*Stored data*:
——————————

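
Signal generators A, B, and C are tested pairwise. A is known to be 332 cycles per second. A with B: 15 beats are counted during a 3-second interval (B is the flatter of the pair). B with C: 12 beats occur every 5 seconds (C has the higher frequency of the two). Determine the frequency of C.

A–B: Beat frequency = 15/3 = 5 Hz.
B is below A, so f_B = 332 − 5 = 327 Hz.
B–C: Beat frequency = 12/5 = 2.4 Hz.
C is above B, so f_C = 327 + 2.4 = 329.4 Hz.

329.4 Hz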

——————————

Transcribe all of the data, keeping every line identical.

*Your solution*:
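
Signal generators A, B, and C are tested pairwise. A is known to be 332 cycles per second. A with B: 15 beats are counted during a 3-second interval (B is the flatter of the pair). B with C: 12 beats occur every 5 seconds (C has the higher frequency of the two). Determine the frequency of C.

A–B: Beat frequency = 15/3 = 5 Hz.
B is below A, so f_B = 332 − 5 = 327 Hz.
B–C: Beat frequency = 12/5 = 2.4 Hz.
C is above B, so f_C = 327 + 2.4 = 329.4 Hz.

329.4 Hz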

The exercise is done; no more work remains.